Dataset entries
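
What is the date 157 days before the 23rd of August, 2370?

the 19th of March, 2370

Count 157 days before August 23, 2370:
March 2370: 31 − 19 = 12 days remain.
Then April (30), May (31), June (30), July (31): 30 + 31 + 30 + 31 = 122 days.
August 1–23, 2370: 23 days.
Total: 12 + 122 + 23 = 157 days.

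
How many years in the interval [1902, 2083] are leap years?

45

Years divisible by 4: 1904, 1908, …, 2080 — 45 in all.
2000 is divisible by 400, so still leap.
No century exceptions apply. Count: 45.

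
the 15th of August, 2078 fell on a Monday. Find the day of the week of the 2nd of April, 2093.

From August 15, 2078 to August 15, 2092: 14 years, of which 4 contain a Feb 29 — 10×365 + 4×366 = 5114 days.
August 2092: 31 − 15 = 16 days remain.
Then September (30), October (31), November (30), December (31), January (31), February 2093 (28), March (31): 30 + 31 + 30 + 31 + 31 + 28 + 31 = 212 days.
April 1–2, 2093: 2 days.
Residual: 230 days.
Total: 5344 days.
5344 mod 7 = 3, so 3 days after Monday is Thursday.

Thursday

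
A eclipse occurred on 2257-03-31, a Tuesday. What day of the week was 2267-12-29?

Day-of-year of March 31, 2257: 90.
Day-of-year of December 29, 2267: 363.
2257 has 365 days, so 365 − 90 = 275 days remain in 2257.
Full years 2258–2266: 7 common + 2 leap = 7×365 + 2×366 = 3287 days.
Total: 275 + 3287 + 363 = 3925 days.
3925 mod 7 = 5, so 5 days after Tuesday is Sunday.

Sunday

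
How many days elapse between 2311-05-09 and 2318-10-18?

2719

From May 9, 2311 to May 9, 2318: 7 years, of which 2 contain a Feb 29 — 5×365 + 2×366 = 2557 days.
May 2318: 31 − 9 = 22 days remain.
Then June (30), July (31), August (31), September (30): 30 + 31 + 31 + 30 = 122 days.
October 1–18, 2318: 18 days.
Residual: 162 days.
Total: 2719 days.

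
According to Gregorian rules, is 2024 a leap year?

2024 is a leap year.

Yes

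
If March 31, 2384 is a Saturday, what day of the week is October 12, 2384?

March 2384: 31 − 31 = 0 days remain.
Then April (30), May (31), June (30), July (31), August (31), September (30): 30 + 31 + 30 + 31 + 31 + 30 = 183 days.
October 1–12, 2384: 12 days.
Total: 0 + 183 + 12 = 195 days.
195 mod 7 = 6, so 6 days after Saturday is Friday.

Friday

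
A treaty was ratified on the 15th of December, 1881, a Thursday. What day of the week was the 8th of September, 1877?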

YOUR ASSIGNMENT:
Only the lines from the one that holds "If March 31, 2384" through the end of the records should appear in the answer, each restated exactly.

SOLUTION TO THIS TASK:
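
If March 31, 2384 is a Saturday, what day of the week is October 12, 2384?

March 2384: 31 − 31 = 0 days remain.
Then April (30), May (31), June (30), July (31), August (31), September (30): 30 + 31 + 30 + 31 + 31 + 30 = 183 days.
October 1–12, 2384: 12 days.
Total: 0 + 183 + 12 = 195 days.
195 mod 7 = 6, so 6 days after Saturday is Friday.

Friday

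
A treaty was ratified on the 15th of December, 1881, a Thursday. What day of the week was the 8th of September, 1877?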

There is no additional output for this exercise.